▶ YOUR OBJECTIVE: Once the line containing "There are 8" is found, retype it and each line after it through the last entry below, word for word, and nothing else.

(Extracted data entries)
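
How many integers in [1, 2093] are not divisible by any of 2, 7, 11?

|div by 2|=1046, |div by 7|=299, |div by 11|=190.
|div by 2&7|=149, |div by 2&11|=95, |div by 7&11|=27, |div by all|=13.
By inclusion-exclusion, divisible by at least one: 1046+299+190-149-95-27+13 = 1277.
Not divisible by any: 2093 - 1277.

Final answer: 816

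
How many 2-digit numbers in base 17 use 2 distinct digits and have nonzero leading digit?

First digit: 16 (nonzero). Second: 16 (not first). Third: 15, etc.
Total: 16 x 16.

Final answer: 256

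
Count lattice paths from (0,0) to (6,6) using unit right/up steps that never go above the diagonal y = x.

Total monotonic paths to (6,6): C(12,6) = 924.
Reflecting each bad path at its first crossing gives a bijection with paths to (5,7): C(12,7) = 792.
Valid Dyck paths: 924 - 792.
(Equivalently, C_{6} = C(12,6)/7 = 924/7.)

Final answer: C_{6} = 132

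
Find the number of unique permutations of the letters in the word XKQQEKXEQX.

Letters (E:2, K:2, Q:3, X:3). Total letters: 10.
Permutations = 10!/(3! x 3! x 2! x 2!).

Final answer: 25200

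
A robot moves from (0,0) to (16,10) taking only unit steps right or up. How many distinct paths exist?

Each path has 16 right steps and 10 up steps in some order (26 steps total).
Choose which 10 of the 26 steps are up: C(26,10).

Final answer: C(26,10) = 5311735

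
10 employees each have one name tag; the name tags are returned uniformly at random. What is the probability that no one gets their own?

Derangements satisfy D(n) = (n-1)(D(n-1) + D(n-2)), starting from D(0)=1, D(1)=0.
Building up: D(2)=1, D(3)=2, D(4)=9, D(5)=44, D(6)=265, D(7)=1854, D(8)=14833, D(9)=133496, D(10)=1334961.
Total arrangements: 10! = 3628800.
Probability = D(10)/10! = 16481/44800.

Final answer: D(10)/10! = 1334961/3628800 = 0.367879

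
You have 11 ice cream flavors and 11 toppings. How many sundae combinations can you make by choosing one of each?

By the multiplication principle: 11 x 11.

Final answer: 121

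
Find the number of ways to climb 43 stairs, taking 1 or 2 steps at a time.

Let f(n) be the number of climbs. Removing the last move (1 or 2 steps) gives f(n) = f(n-1) + f(n-2); base cases f(1)=1, f(2)=2.
Computing successive values: f(1)=1, f(2)=2, f(3)=3, f(4)=5, f(5)=8, f(6)=13, f(7)=21, f(8)=34, f(9)=55, f(10)=89, f(11)=144, f(12)=233, f(13)=377, f(14)=610, f(15)=987, f(16)=1597, f(17)=2584, f(18)=4181, f(19)=6765, f(20)=10946, f(21)=17711, f(22)=28657, f(23)=46368, f(24)=75025, f(25)=121393, f(26)=196418, f(27)=317811, f(28)=514229, f(29)=832040, f(30)=1346269, f(31)=2178309, f(32)=3524578, f(33)=5702887, f(34)=9227465, f(35)=14930352, f(36)=24157817, f(37)=39088169, f(38)=63245986, f(39)=102334155, f(40)=165580141, f(41)=267914296, f(42)=433494437, f(43)=701408733.

Final answer: 701408733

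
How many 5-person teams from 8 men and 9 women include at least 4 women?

Sum over valid woman counts:
C(9,4)C(8,1) = 1008
C(9,5)C(8,0) = 126
Total: 1008 + 126.

Final answer: 1134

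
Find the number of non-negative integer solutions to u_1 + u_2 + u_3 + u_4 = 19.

Stars and bars with 19 stars and 3 bars:
C(19+4-1, 4-1) = C(22,3).

Final answer: C(22,3) = 1540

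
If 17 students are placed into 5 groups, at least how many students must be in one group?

By the pigeonhole principle: ceiling(17/5).

Final answer: 4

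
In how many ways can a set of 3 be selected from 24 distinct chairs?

C(24,3) = 24!/(3! x 21!).

Final answer: \binom{24}{3} = 2024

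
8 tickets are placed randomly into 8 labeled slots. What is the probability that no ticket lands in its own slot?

Derangements satisfy D(n) = (n-1)(D(n-1) + D(n-2)), starting from D(0)=1, D(1)=0.
Building up: D(2)=1, D(3)=2, D(4)=9, D(5)=44, D(6)=265, D(7)=1854, D(8)=14833.
Total arrangements: 8! = 40320.
Probability = D(8)/8! = 2119/5760.

Final answer: D(8)/8! = 14833/40320 = 0.367882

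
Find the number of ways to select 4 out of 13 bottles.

C(13,4) = 13!/(4! x (13-4)!).

Final answer: C(13,4) = 715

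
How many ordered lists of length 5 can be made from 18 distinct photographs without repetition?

P(18,5) = 18!/(18-5)! = 18!/13!.

Final answer: P(18,5) = 1028160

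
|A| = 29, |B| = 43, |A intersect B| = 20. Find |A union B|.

|A union B| = |A| + |B| - |A intersect B| = 29 + 43 - 20.

Final answer: 52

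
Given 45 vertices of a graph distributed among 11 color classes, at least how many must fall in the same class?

By pigeonhole with 45 objects and 11 categories: ceiling(45/11).

Final answer: 5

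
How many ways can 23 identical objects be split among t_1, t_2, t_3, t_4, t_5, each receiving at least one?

Substitute t'_i = t_i - 1 (so t'_i >= 0). Then sum t'_i = 23 - 5 = 18.
Stars and bars: C(18+5-1, 5-1) = C(22,4).

Final answer: C(22,4) = 7315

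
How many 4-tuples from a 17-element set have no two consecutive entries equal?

Let g(n) count such strings. g(1) = 17, and each valid string of length n-1 extends in 16 ways (any symbol but the last), so g(n) = 16 g(n-1).
Total: g(4) = 17 x 16^3.

Final answer: 17 x 16^{3} = 69632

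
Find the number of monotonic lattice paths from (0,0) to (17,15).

Each path has 17 right steps and 15 up steps in some order (32 steps total).
Choose which 15 of the 32 steps are up: C(32,15).

Final answer: C(32,15) = 565722720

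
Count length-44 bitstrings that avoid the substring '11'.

Let a(n) count valid strings. If the last bit is 0 the prefix is any valid string of length n-1; if it is 1 the string must end in 01 with a valid prefix of length n-2. So a(n) = a(n-1) + a(n-2), a(1)=2, a(2)=3.
Computing successive values: a(1)=2, a(2)=3, a(3)=5, a(4)=8, a(5)=13, a(6)=21, a(7)=34, a(8)=55, a(9)=89, a(10)=144, a(11)=233, a(12)=377, a(13)=610, a(14)=987, a(15)=1597, a(16)=2584, a(17)=4181, a(18)=6765, a(19)=10946, a(20)=17711, a(21)=28657, a(22)=46368, a(23)=75025, a(24)=121393, a(25)=196418, a(26)=317811, a(27)=514229, a(28)=832040, a(29)=1346269, a(30)=2178309, a(31)=3524578, a(32)=5702887, a(33)=9227465, a(34)=14930352, a(35)=24157817, a(36)=39088169, a(37)=63245986, a(38)=102334155, a(39)=165580141, a(40)=267914296, a(41)=433494437, a(42)=701408733, a(43)=1134903170, a(44)=1836311903.

Final answer: 1836311903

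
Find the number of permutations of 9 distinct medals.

The number of ways to arrange 9 distinct objects is 9!.

Final answer: 9! = 362880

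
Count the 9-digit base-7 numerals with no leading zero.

Leading digit: 6 options (nonzero). Other 8 digit(s): 7 options each.
Total: 6 x 7^8.

Final answer: 34588806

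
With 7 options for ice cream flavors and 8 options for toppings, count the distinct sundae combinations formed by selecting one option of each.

By the multiplication principle: 7 x 8.

Final answer: 56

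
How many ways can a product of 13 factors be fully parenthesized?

This is counted by the nth Catalan number C_n. Here n = 13 - 1 = 12.
C_n = C(2n,n) - C(2n,n+1), so C_{12} = C(24,12) - C(24,13) = 2704156 - 2496144.

Final answer: C_{12} = 208012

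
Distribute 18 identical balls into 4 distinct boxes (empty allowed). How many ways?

Stars and bars: C(n+k-1, k-1) = C(21,3).

Final answer: C(21,3) = 1330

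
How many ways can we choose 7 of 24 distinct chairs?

C(24,7) = 24!/(7! x (24-7)!).

Final answer: C(24,7) = 346104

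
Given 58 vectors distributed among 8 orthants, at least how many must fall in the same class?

By pigeonhole with 58 objects and 8 categories: ceiling(58/8).

Final answer: 8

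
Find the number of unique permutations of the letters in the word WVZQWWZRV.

Letters (Q:1, R:1, V:2, W:3, Z:2). Total letters: 9.
Permutations = 9!/(3! x 2! x 2!).

Final answer: 15120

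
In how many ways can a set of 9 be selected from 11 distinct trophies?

C(11,9) = 11!/(9! x 2!).

Final answer: \binom{11}{9} = 55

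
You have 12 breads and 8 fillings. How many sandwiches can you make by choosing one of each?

By the multiplication principle: 12 x 8.

Final answer: 96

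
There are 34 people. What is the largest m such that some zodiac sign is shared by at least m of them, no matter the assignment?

There are 12 possible values for zodiac sign. With 34 people and 12 categories, by pigeonhole: ceiling(34/12).

Final answer: 3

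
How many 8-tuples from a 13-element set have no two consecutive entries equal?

Let g(n) count such strings. g(1) = 13, and each valid string of length n-1 extends in 12 ways (any symbol but the last), so g(n) = 12 g(n-1).
Total: g(8) = 13 x 12^7.

Final answer: 13 x 12^{7} = 465813504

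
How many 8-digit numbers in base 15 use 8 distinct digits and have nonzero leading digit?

The leading digit has 14 choices (anything but zero); the next has 14 (anything but the first), then 13, and so on, one fewer each time.
Total: 14 x 14 x 13 x 12 x 11 x 10 x 9 x 8.

Final answer: 242161920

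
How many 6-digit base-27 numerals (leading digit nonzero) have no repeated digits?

The leading digit has 26 choices (anything but zero); the next has 26 (anything but the first), then 25, and so on, one fewer each time.
Total: 26 x 26 x 25 x 24 x 23 x 22.

Final answer: 205233600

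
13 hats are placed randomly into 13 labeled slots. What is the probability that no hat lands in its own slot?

Derangements satisfy D(n) = (n-1)(D(n-1) + D(n-2)), starting from D(0)=1, D(1)=0.
Building up: D(2)=1, D(3)=2, D(4)=9, D(5)=44, D(6)=265, D(7)=1854, D(8)=14833, D(9)=133496, D(10)=1334961, D(11)=14684570, D(12)=176214841, D(13)=2290792932.
Total arrangements: 13! = 6227020800.
Probability = D(13)/13! = 63633137/172972800.

Final answer: D(13)/13! = 2290792932/6227020800 = 0.367879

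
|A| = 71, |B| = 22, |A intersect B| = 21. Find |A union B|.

|A union B| = |A| + |B| - |A intersect B| = 71 + 22 - 21.

Final answer: 72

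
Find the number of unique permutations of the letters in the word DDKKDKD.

Letters (D:4, K:3). Total letters: 7.
Permutations = 7!/(4! x 3!).

Final answer: 35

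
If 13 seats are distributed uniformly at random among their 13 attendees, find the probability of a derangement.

Use the recurrence D(n) = (n-1)(D(n-1) + D(n-2)) with D(0)=1, D(1)=0.
Building up: D(2)=1, D(3)=2, D(4)=9, D(5)=44, D(6)=265, D(7)=1854, D(8)=14833, D(9)=133496, D(10)=1334961, D(11)=14684570, D(12)=176214841, D(13)=2290792932.
Total arrangements: 13! = 6227020800.
Probability = D(13)/13! = 63633137/172972800.

Final answer: D(13)/13! = 2290792932/6227020800 = 0.367879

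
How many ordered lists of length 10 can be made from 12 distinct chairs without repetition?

P(12,10) = 12!/(12-10)! = 12!/2!.

Final answer: P(12,10) = 239500800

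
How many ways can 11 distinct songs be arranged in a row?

The number of ways to arrange 11 distinct objects is 11!.

Final answer: 11! = 39916800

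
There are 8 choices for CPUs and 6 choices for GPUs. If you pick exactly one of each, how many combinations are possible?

By the multiplication principle: 8 x 6.

Final answer: 48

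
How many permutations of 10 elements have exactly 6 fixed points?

Choose which 6 elements are fixed: C(10,6) = 210.
Derange the remaining 4 using D(j) = (j-1)(D(j-1) + D(j-2)), D(0)=1, D(1)=0: D(2)=1, D(3)=2, D(4)=9.
Total: 210 x 9.

Final answer: C(10,6) D(4) = 1890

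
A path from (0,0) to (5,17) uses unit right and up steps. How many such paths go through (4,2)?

Paths (0,0)->(4,2): C(6,2) = 15.
Paths (4,2)->(5,17): C(16,15) = 16.
By multiplication principle: 15 x 16.

Final answer: 240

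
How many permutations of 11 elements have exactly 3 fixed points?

Choose which 3 elements are fixed: C(11,3) = 165.
Derange the remaining 8 using D(j) = (j-1)(D(j-1) + D(j-2)), D(0)=1, D(1)=0: D(2)=1, D(3)=2, D(4)=9, D(5)=44, D(6)=265, D(7)=1854, D(8)=14833.
Total: 165 x 14833.

Final answer: C(11,3) D(8) = 2447445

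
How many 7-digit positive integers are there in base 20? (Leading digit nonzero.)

These are the integers in [20^6, 20^7), so the count is 20^7 - 20^6 = 19 x 20^6.

Final answer: 1216000000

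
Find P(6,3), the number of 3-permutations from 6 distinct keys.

P(6,3) = 6!/(6-3)! = 6!/3!.

Final answer: P(6,3) = 120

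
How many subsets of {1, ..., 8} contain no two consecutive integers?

Let a(n) count such subsets of {1, ..., n}. Either n is excluded (a(n-1) ways) or n is included, forcing n-1 out (a(n-2) ways), so a(n) = a(n-1) + a(n-2) with a(1)=2, a(2)=3.
Iterating the recurrence: a(1)=2, a(2)=3, a(3)=5, a(4)=8, a(5)=13, a(6)=21, a(7)=34, a(8)=55.

Final answer: 55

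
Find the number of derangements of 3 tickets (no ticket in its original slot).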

▶ RESPONSE TO THE TASK:
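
There are 8 choices for CPUs and 6 choices for GPUs. If you pick exactly one of each, how many combinations are possible?

By the multiplication principle: 8 x 6.

Final answer: 48

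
How many permutations of 10 elements have exactly 6 fixed points?

Choose which 6 elements are fixed: C(10,6) = 210.
Derange the remaining 4 using D(j) = (j-1)(D(j-1) + D(j-2)), D(0)=1, D(1)=0: D(2)=1, D(3)=2, D(4)=9.
Total: 210 x 9.

Final answer: C(10,6) D(4) = 1890

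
A path from (0,0) to (5,17) uses unit right and up steps. How many such paths go through (4,2)?

Paths (0,0)->(4,2): C(6,2) = 15.
Paths (4,2)->(5,17): C(16,15) = 16.
By multiplication principle: 15 x 16.

Final answer: 240

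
How many permutations of 11 elements have exactly 3 fixed points?

Choose which 3 elements are fixed: C(11,3) = 165.
Derange the remaining 8 using D(j) = (j-1)(D(j-1) + D(j-2)), D(0)=1, D(1)=0: D(2)=1, D(3)=2, D(4)=9, D(5)=44, D(6)=265, D(7)=1854, D(8)=14833.
Total: 165 x 14833.

Final answer: C(11,3) D(8) = 2447445

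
How many 7-digit positive integers are there in base 20? (Leading digit nonzero.)

These are the integers in [20^6, 20^7), so the count is 20^7 - 20^6 = 19 x 20^6.

Final answer: 1216000000

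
Find P(6,3), the number of 3-permutations from 6 distinct keys.

P(6,3) = 6!/(6-3)! = 6!/3!.

Final answer: P(6,3) = 120

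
How many subsets of {1, ..., 8} contain no two consecutive integers?

Let a(n) count such subsets of {1, ..., n}. Either n is excluded (a(n-1) ways) or n is included, forcing n-1 out (a(n-2) ways), so a(n) = a(n-1) + a(n-2) with a(1)=2, a(2)=3.
Iterating the recurrence: a(1)=2, a(2)=3, a(3)=5, a(4)=8, a(5)=13, a(6)=21, a(7)=34, a(8)=55.

Final answer: 55

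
Find the number of derangements of 3 tickets (no ticket in its original slot).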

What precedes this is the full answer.